▸ **Action item**
Report each line of the data that has "pass" somewhere in it.

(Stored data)
▽

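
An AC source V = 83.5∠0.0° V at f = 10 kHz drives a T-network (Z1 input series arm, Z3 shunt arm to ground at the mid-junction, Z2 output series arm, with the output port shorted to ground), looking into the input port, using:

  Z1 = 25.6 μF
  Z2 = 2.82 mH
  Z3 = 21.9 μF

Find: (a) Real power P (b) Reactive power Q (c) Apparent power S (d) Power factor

Step 1 — Angular frequency: ω = 2π·f = 2π·1e+04 = 6.283e+04 rad/s.
Step 2 — Component impedances:
  Z1: Z = 1/(jωC) = -j/(ω·C) = 0 - j0.6217 Ω
  Z2: Z = jωL = j·6.283e+04·0.00282 = 0 + j177.2 Ω
  Z3: Z = 1/(jωC) = -j/(ω·C) = 0 - j0.7267 Ω
Step 3 — With the output port shorted to ground, the output series arm Z2 runs from the junction to ground; the shunt arm Z3 also runs from the junction to ground. They appear in parallel: Z3 || Z2 = 0 - j0.7297 Ω.
Step 4 — Series with input arm Z1: Z_in = Z1 + (Z3 || Z2) = 0 - j1.351 Ω = 1.351∠-90.0° Ω.
Step 5 — Source phasor: V = 83.5∠0.0° V = 83.5 V.
Step 6 — Current: I = V / Z = 0 + j61.79 A = 61.79∠90.0° A.
Step 7 — Complex power: S = V·I* = 0 - j5159 VA.
Step 8 — Real power: P = Re(S) = 0 W.
Step 9 — Reactive power: Q = Im(S) = -5159 VAR.
Step 10 — Apparent power: |S| = 5159 VA.
Step 11 — Power factor: PF = P/|S| = 0 (leading).

(a) P = 0 W  (b) Q = -5159 VAR  (c) S = 5159 VA  (d) PF = 0 (leading)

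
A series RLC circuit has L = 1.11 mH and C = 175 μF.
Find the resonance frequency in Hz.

Step 1 — Resonance condition Im(Z)=0 gives ω₀ = 1/√(LC).
Step 2 — ω₀ = 1/√(0.00111·0.000175) = 2269 rad/s.
Step 3 — f₀ = ω₀/(2π) = 361.1 Hz.

f₀ = 361.1 Hz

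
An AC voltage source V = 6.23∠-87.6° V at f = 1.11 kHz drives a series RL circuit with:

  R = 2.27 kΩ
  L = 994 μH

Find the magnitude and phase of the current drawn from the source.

Step 1 — Angular frequency: ω = 2π·f = 2π·1110 = 6974 rad/s.
Step 2 — Component impedances:
  R: Z = R = 2270 Ω
  L: Z = jωL = j·6974·0.000994 = 0 + j6.932 Ω
Step 3 — Series combination: Z_total = R + L = 2270 + j6.932 Ω = 2270∠0.2° Ω.
Step 4 — Source phasor: V = 6.23∠-87.6° V = 0.2609 - j6.225 V.
Step 5 — Ohm's law: I = V / Z_total = (0.2609 - j6.225) / (2270 + j6.932) = 0.0001066 - j0.002742 A.
Step 6 — Convert to polar: |I| = 0.002744 A, ∠I = -87.8°.

I = 0.002744∠-87.8° A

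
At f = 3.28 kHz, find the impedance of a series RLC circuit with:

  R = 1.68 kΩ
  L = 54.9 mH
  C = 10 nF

Step 1 — Angular frequency: ω = 2π·f = 2π·3280 = 2.061e+04 rad/s.
Step 2 — Component impedances:
  R: Z = R = 1680 Ω
  L: Z = jωL = j·2.061e+04·0.0549 = 0 + j1131 Ω
  C: Z = 1/(jωC) = -j/(ω·C) = 0 - j4852 Ω
Step 3 — Series combination: Z_total = R + L + C = 1680 - j3721 Ω = 4083∠-65.7° Ω.

Z = 1680 - j3721 Ω = 4083∠-65.7° Ω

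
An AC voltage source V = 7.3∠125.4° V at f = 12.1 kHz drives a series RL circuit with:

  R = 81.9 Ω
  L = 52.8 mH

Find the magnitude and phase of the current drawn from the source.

Step 1 — Angular frequency: ω = 2π·f = 2π·1.21e+04 = 7.603e+04 rad/s.
Step 2 — Component impedances:
  R: Z = R = 81.9 Ω
  L: Z = jωL = j·7.603e+04·0.0528 = 0 + j4014 Ω
Step 3 — Series combination: Z_total = R + L = 81.9 + j4014 Ω = 4015∠88.8° Ω.
Step 4 — Source phasor: V = 7.3∠125.4° V = -4.229 + j5.95 V.
Step 5 — Ohm's law: I = V / Z_total = (-4.229 + j5.95) / (81.9 + j4014) = 0.00146 + j0.001083 A.
Step 6 — Convert to polar: |I| = 0.001818 A, ∠I = 36.6°.

I = 0.001818∠36.6° A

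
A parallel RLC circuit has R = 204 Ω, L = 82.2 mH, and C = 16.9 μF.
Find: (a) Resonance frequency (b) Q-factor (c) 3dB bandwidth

Step 1 — Resonance: ω₀ = 1/√(LC) = 1/√(0.0822·1.69e-05) = 848.4 rad/s.
Step 2 — f₀ = ω₀/(2π) = 135 Hz.
Step 3 — Parallel Q: Q = R/(ω₀L) = 204/(848.4·0.0822) = 2.925.
Step 4 — Bandwidth: Δω = ω₀/Q = 290.1 rad/s; BW = Δω/(2π) = 46.16 Hz.

(a) f₀ = 135 Hz  (b) Q = 2.925  (c) BW = 46.16 Hz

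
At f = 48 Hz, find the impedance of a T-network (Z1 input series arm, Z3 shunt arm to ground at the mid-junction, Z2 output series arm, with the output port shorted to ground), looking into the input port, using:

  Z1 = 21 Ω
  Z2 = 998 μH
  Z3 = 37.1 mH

Step 1 — Angular frequency: ω = 2π·f = 2π·48 = 301.6 rad/s.
Step 2 — Component impedances:
  Z1: Z = R = 21 Ω
  Z2: Z = jωL = j·301.6·0.000998 = 0 + j0.301 Ω
  Z3: Z = jωL = j·301.6·0.0371 = 0 + j11.19 Ω
Step 3 — With the output port shorted to ground, the output series arm Z2 runs from the junction to ground; the shunt arm Z3 also runs from the junction to ground. They appear in parallel: Z3 || Z2 = 0 + j0.2931 Ω.
Step 4 — Series with input arm Z1: Z_in = Z1 + (Z3 || Z2) = 21 + j0.2931 Ω = 21∠0.8° Ω.

Z = 21 + j0.2931 Ω = 21∠0.8° Ω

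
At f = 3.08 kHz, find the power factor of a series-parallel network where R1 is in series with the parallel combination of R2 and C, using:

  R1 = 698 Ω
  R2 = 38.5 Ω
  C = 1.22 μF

Step 1 — Angular frequency: ω = 2π·f = 2π·3080 = 1.935e+04 rad/s.
Step 2 — Component impedances:
  R1: Z = R = 698 Ω
  R2: Z = R = 38.5 Ω
  C: Z = 1/(jωC) = -j/(ω·C) = 0 - j42.36 Ω
Step 3 — Parallel branch: R2 || C = 1/(1/R2 + 1/C) = 21.08 - j19.16 Ω.
Step 4 — Series with R1: Z_total = R1 + (R2 || C) = 719.1 - j19.16 Ω = 719.3∠-1.5° Ω.
Step 5 — Power factor: PF = cos(φ) = Re(Z)/|Z| = 719.08/719.34 = 0.9996.
Step 6 — Type: Im(Z) = -19.16 ⇒ leading (phase φ = -1.5°).

PF = 0.9996 (leading, φ = -1.5°)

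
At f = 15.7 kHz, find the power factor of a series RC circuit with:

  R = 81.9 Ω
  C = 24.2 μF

Step 1 — Angular frequency: ω = 2π·f = 2π·1.57e+04 = 9.865e+04 rad/s.
Step 2 — Component impedances:
  R: Z = R = 81.9 Ω
  C: Z = 1/(jωC) = -j/(ω·C) = 0 - j0.4189 Ω
Step 3 — Series combination: Z_total = R + C = 81.9 - j0.4189 Ω = 81.9∠-0.3° Ω.
Step 4 — Power factor: PF = cos(φ) = Re(Z)/|Z| = 81.9/81.9 = 1.
Step 5 — Type: Im(Z) = -0.4189 ⇒ leading (phase φ = -0.3°).

PF = 1 (leading, φ = -0.3°)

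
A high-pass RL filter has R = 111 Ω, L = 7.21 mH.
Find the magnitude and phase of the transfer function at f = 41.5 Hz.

Step 1 — Angular frequency: ω = 2π·41.5 = 260.8 rad/s.
Step 2 — Transfer function: H(jω) = jωL/(R + jωL).
Step 3 — Numerator jωL = j·1.88; denominator R + jωL = 111 + j1.88.
Step 4 — H = 0.0002868 + j0.01693.
Step 5 — Magnitude: |H| = 0.01693 (-35.4 dB); phase: φ = 89.0°.

|H| = 0.01693 (-35.4 dB), φ = 89.0°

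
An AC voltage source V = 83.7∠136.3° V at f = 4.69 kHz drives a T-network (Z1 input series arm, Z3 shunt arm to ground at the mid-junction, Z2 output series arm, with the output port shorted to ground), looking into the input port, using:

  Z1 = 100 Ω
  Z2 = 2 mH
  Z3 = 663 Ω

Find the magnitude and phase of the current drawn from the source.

Step 1 — Angular frequency: ω = 2π·f = 2π·4690 = 2.947e+04 rad/s.
Step 2 — Component impedances:
  Z1: Z = R = 100 Ω
  Z2: Z = jωL = j·2.947e+04·0.002 = 0 + j58.94 Ω
  Z3: Z = R = 663 Ω
Step 3 — With the output port shorted to ground, the output series arm Z2 runs from the junction to ground; the shunt arm Z3 also runs from the junction to ground. They appear in parallel: Z3 || Z2 = 5.198 + j58.47 Ω.
Step 4 — Series with input arm Z1: Z_in = Z1 + (Z3 || Z2) = 105.2 + j58.47 Ω = 120.4∠29.1° Ω.
Step 5 — Source phasor: V = 83.7∠136.3° V = -60.51 + j57.83 V.
Step 6 — Ohm's law: I = V / Z_total = (-60.51 + j57.83) / (105.2 + j58.47) = -0.206 + j0.6642 A.
Step 7 — Convert to polar: |I| = 0.6954 A, ∠I = 107.2°.

I = 0.6954∠107.2° A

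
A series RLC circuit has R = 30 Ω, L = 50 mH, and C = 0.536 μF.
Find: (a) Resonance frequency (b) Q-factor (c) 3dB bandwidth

Step 1 — Resonance condition Im(Z)=0 gives ω₀ = 1/√(LC).
Step 2 — ω₀ = 1/√(0.05·5.36e-07) = 6108 rad/s.
Step 3 — f₀ = ω₀/(2π) = 972.2 Hz.
Step 4 — Series Q: Q = ω₀L/R = 6108·0.05/30 = 10.18.
Step 5 — 3dB bandwidth: Δω = ω₀/Q = 600 rad/s; BW = Δω/(2π) = 95.49 Hz.

(a) f₀ = 972.2 Hz  (b) Q = 10.18  (c) BW = 95.49 Hz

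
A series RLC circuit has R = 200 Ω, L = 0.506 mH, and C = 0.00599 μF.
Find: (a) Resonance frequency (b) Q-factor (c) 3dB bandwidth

Step 1 — Resonance condition Im(Z)=0 gives ω₀ = 1/√(LC).
Step 2 — ω₀ = 1/√(0.000506·5.99e-09) = 5.744e+05 rad/s.
Step 3 — f₀ = ω₀/(2π) = 9.142e+04 Hz.
Step 4 — Series Q: Q = ω₀L/R = 5.744e+05·0.000506/200 = 1.453.
Step 5 — 3dB bandwidth: Δω = ω₀/Q = 3.953e+05 rad/s; BW = Δω/(2π) = 6.291e+04 Hz.

(a) f₀ = 9.142e+04 Hz  (b) Q = 1.453  (c) BW = 6.291e+04 Hz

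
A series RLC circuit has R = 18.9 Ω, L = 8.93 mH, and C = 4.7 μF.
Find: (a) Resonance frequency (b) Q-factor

Step 1 — Resonance condition Im(Z)=0 gives ω₀ = 1/√(LC).
Step 2 — ω₀ = 1/√(0.00893·4.7e-06) = 4881 rad/s.
Step 3 — f₀ = ω₀/(2π) = 776.9 Hz.
Step 4 — Series Q: Q = ω₀L/R = 4881·0.00893/18.9 = 2.306.

(a) f₀ = 776.9 Hz  (b) Q = 2.306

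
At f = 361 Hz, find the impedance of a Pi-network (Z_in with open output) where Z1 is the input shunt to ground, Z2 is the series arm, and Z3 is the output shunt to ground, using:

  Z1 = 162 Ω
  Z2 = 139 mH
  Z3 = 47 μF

Step 1 — Angular frequency: ω = 2π·f = 2π·361 = 2268 rad/s.
Step 2 — Component impedances:
  Z1: Z = R = 162 Ω
  Z2: Z = jωL = j·2268·0.139 = 0 + j315.3 Ω
  Z3: Z = 1/(jωC) = -j/(ω·C) = 0 - j9.38 Ω
Step 3 — With open output, the series arm Z2 and the output shunt Z3 appear in series to ground: Z2 + Z3 = 0 + j305.9 Ω.
Step 4 — Parallel with input shunt Z1: Z_in = Z1 || (Z2 + Z3) = 126.5 + j67 Ω = 143.2∠27.9° Ω.

Z = 126.5 + j67 Ω = 143.2∠27.9° Ω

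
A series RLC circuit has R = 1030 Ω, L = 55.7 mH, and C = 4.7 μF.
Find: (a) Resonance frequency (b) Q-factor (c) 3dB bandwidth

Step 1 — Resonance: ω₀ = 1/√(LC) = 1/√(0.0557·4.7e-06) = 1954 rad/s.
Step 2 — f₀ = ω₀/(2π) = 311.1 Hz.
Step 3 — Series Q: Q = ω₀L/R = 1954·0.0557/1030 = 0.1057.
Step 4 — Bandwidth: Δω = ω₀/Q = 1.849e+04 rad/s; BW = Δω/(2π) = 2943 Hz.

(a) f₀ = 311.1 Hz  (b) Q = 0.1057  (c) BW = 2943 Hz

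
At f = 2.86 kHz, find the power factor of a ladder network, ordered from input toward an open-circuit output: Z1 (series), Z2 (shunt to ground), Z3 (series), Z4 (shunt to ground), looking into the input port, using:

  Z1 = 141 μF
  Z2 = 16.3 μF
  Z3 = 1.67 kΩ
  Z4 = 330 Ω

Step 1 — Angular frequency: ω = 2π·f = 2π·2860 = 1.797e+04 rad/s.
Step 2 — Component impedances:
  Z1: Z = 1/(jωC) = -j/(ω·C) = 0 - j0.3947 Ω
  Z2: Z = 1/(jωC) = -j/(ω·C) = 0 - j3.414 Ω
  Z3: Z = R = 1670 Ω
  Z4: Z = R = 330 Ω
Step 3 — Ladder network (open output): work backward from the far end, alternating series and parallel combinations. Z_in = 0.005828 - j3.809 Ω = 3.809∠-89.9° Ω.
Step 4 — Power factor: PF = cos(φ) = Re(Z)/|Z| = 0.005828/3.809 = 0.00153.
Step 5 — Type: Im(Z) = -3.809 ⇒ leading (phase φ = -89.9°).

PF = 0.00153 (leading, φ = -89.9°)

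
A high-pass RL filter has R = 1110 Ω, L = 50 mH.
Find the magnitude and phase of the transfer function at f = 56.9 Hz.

Step 1 — Angular frequency: ω = 2π·56.9 = 357.5 rad/s.
Step 2 — Transfer function: H(jω) = jωL/(R + jωL).
Step 3 — Numerator jωL = j·17.88; denominator R + jωL = 1110 + j17.88.
Step 4 — H = 0.0002593 + j0.0161.
Step 5 — Magnitude: |H| = 0.0161 (-35.9 dB); phase: φ = 89.1°.

|H| = 0.0161 (-35.9 dB), φ = 89.1°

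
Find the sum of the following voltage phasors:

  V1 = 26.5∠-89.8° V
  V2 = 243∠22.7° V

Step 1 — Convert each phasor to rectangular form:
  V1 = 26.5·(cos(-89.8°) + j·sin(-89.8°)) = 0.0925 - j26.5 V
  V2 = 243·(cos(22.7°) + j·sin(22.7°)) = 224.2 + j93.78 V
Step 2 — Sum components: V_total = 224.3 + j67.28 V.
Step 3 — Convert to polar: |V_total| = 234.1 V, ∠V_total = 16.7°.

V_total = 234.1∠16.7° V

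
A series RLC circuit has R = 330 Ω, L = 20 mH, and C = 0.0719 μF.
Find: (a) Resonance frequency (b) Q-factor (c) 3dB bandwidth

Step 1 — Resonance: ω₀ = 1/√(LC) = 1/√(0.02·7.19e-08) = 2.637e+04 rad/s.
Step 2 — f₀ = ω₀/(2π) = 4197 Hz.
Step 3 — Series Q: Q = ω₀L/R = 2.637e+04·0.02/330 = 1.598.
Step 4 — Bandwidth: Δω = ω₀/Q = 1.65e+04 rad/s; BW = Δω/(2π) = 2626 Hz.

(a) f₀ = 4197 Hz  (b) Q = 1.598  (c) BW = 2626 Hz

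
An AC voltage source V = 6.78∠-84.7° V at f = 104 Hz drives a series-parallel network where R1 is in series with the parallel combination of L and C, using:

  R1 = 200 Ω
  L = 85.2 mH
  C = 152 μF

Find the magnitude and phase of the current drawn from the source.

Step 1 — Angular frequency: ω = 2π·f = 2π·104 = 653.5 rad/s.
Step 2 — Component impedances:
  R1: Z = R = 200 Ω
  L: Z = jωL = j·653.5·0.0852 = 0 + j55.67 Ω
  C: Z = 1/(jωC) = -j/(ω·C) = 0 - j10.07 Ω
Step 3 — Parallel branch: L || C = 1/(1/L + 1/C) = 0 - j12.29 Ω.
Step 4 — Series with R1: Z_total = R1 + (L || C) = 200 - j12.29 Ω = 200.4∠-3.5° Ω.
Step 5 — Source phasor: V = 6.78∠-84.7° V = 0.6263 - j6.751 V.
Step 6 — Ohm's law: I = V / Z_total = (0.6263 - j6.751) / (200 - j12.29) = 0.005186 - j0.03344 A.
Step 7 — Convert to polar: |I| = 0.03384 A, ∠I = -81.2°.

I = 0.03384∠-81.2° A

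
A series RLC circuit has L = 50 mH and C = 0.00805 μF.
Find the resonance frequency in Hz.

Step 1 — Resonance condition Im(Z)=0 gives ω₀ = 1/√(LC).
Step 2 — ω₀ = 1/√(0.05·8.05e-09) = 4.984e+04 rad/s.
Step 3 — f₀ = ω₀/(2π) = 7933 Hz.

f₀ = 7933 Hz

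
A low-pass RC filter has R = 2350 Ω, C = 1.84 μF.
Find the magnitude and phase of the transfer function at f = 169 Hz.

Step 1 — Angular frequency: ω = 2π·169 = 1062 rad/s.
Step 2 — Transfer function: H(jω) = 1/(1 + jωRC).
Step 3 — Denominator: 1 + jωRC = 1 + j·1062·2350·1.84e-06 = 1 + j4.591.
Step 4 — H = 0.04529 - j0.2079.
Step 5 — Magnitude: |H| = 0.2128 (-13.4 dB); phase: φ = -77.7°.

|H| = 0.2128 (-13.4 dB), φ = -77.7°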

△

▸ **Answer space**
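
A high-pass RL filter has R = 111 Ω, L = 7.21 mH.
A high-pass RL filter has R = 1110 Ω, L = 50 mH.
A low-pass RC filter has R = 2350 Ω, C = 1.84 μF.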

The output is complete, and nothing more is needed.